◆ Material for the task:

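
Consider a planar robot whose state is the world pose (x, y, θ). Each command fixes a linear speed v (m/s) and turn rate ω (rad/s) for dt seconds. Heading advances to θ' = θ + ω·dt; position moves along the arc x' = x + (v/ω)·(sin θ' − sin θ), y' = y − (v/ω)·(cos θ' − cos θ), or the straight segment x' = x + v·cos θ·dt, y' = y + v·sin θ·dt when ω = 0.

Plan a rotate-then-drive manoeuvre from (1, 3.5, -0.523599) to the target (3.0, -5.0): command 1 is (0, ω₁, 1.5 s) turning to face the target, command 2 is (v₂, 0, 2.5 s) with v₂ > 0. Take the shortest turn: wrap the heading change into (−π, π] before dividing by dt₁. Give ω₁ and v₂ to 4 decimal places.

heading to target = atan2(-5−3.5, 3−1) = -1.3397
Δθ = wrap(-1.3397 − -0.5236) = -0.8161; ω₁ = Δθ/dt₁ = -0.5441
distance = √((3−1)² + (-5−3.5)²) = 8.7321; v₂ = distance/dt₂ = 3.4928

ω₁ = -0.5441, v₂ = 3.4928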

◆ Aim of the task:
Each entry must appear in the reply exactly as written.

◆ Problem solution:
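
Consider a planar robot whose state is the world pose (x, y, θ). Each command fixes a linear speed v (m/s) and turn rate ω (rad/s) for dt seconds. Heading advances to θ' = θ + ω·dt; position moves along the arc x' = x + (v/ω)·(sin θ' − sin θ), y' = y − (v/ω)·(cos θ' − cos θ), or the straight segment x' = x + v·cos θ·dt, y' = y + v·sin θ·dt when ω = 0.

Plan a rotate-then-drive manoeuvre from (1, 3.5, -0.523599) to the target (3.0, -5.0): command 1 is (0, ω₁, 1.5 s) turning to face the target, command 2 is (v₂, 0, 2.5 s) with v₂ > 0. Take the shortest turn: wrap the heading change into (−π, π] before dividing by dt₁. Give ω₁ and v₂ to 4 decimal places.

heading to target = atan2(-5−3.5, 3−1) = -1.3397
Δθ = wrap(-1.3397 − -0.5236) = -0.8161; ω₁ = Δθ/dt₁ = -0.5441
distance = √((3−1)² + (-5−3.5)²) = 8.7321; v₂ = distance/dt₂ = 3.4928

ω₁ = -0.5441, v₂ = 3.4928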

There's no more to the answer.